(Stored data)
<<<<

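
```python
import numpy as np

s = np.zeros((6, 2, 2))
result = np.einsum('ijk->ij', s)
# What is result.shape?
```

(6, 2)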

>>>>

Task statement:
Would you filter the records and copy each line that contains the word "result"?

Problem solution:
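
result = np.einsum('ijk->ij', s)
# What is result.shape?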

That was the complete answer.